**Exercise instructions:** All records are to be restated exactly, each line as it reads.

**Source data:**
+++

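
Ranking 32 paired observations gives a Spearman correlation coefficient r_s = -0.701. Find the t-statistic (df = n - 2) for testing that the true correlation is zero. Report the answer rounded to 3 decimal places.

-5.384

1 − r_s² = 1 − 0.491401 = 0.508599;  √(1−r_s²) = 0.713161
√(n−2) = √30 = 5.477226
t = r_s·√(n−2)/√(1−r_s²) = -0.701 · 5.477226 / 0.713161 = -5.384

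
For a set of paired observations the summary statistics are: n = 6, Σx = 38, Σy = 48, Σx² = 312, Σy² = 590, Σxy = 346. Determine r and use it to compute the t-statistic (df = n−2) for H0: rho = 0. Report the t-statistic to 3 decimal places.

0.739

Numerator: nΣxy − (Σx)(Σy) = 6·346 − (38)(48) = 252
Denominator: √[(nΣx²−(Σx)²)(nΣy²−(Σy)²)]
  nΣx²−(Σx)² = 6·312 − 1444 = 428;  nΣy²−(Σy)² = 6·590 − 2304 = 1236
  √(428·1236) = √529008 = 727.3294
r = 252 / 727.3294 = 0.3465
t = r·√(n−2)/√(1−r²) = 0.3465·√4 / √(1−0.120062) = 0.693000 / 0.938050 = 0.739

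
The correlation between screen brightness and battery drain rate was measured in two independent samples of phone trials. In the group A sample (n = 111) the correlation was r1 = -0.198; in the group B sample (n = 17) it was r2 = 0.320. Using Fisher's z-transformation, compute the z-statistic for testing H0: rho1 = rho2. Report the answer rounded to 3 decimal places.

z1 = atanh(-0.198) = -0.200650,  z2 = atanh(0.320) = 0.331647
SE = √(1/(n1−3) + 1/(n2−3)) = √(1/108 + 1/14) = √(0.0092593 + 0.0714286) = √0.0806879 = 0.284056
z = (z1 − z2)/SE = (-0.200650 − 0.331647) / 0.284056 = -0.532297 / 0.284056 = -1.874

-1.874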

+++

**Answer box:**
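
Ranking 32 paired observations gives a Spearman correlation coefficient r_s = -0.701. Find the t-statistic (df = n - 2) for testing that the true correlation is zero. Report the answer rounded to 3 decimal places.

-5.384

1 − r_s² = 1 − 0.491401 = 0.508599;  √(1−r_s²) = 0.713161
√(n−2) = √30 = 5.477226
t = r_s·√(n−2)/√(1−r_s²) = -0.701 · 5.477226 / 0.713161 = -5.384

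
For a set of paired observations the summary statistics are: n = 6, Σx = 38, Σy = 48, Σx² = 312, Σy² = 590, Σxy = 346. Determine r and use it to compute the t-statistic (df = n−2) for H0: rho = 0. Report the t-statistic to 3 decimal places.

0.739

Numerator: nΣxy − (Σx)(Σy) = 6·346 − (38)(48) = 252
Denominator: √[(nΣx²−(Σx)²)(nΣy²−(Σy)²)]
  nΣx²−(Σx)² = 6·312 − 1444 = 428;  nΣy²−(Σy)² = 6·590 − 2304 = 1236
  √(428·1236) = √529008 = 727.3294
r = 252 / 727.3294 = 0.3465
t = r·√(n−2)/√(1−r²) = 0.3465·√4 / √(1−0.120062) = 0.693000 / 0.938050 = 0.739

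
The correlation between screen brightness and battery drain rate was measured in two independent samples of phone trials. In the group A sample (n = 111) the correlation was r1 = -0.198; in the group B sample (n = 17) it was r2 = 0.320. Using Fisher's z-transformation, compute the z-statistic for testing H0: rho1 = rho2. Report the answer rounded to 3 decimal places.

z1 = atanh(-0.198) = -0.200650,  z2 = atanh(0.320) = 0.331647
SE = √(1/(n1−3) + 1/(n2−3)) = √(1/108 + 1/14) = √(0.0092593 + 0.0714286) = √0.0806879 = 0.284056
z = (z1 − z2)/SE = (-0.200650 − 0.331647) / 0.284056 = -0.532297 / 0.284056 = -1.874

-1.874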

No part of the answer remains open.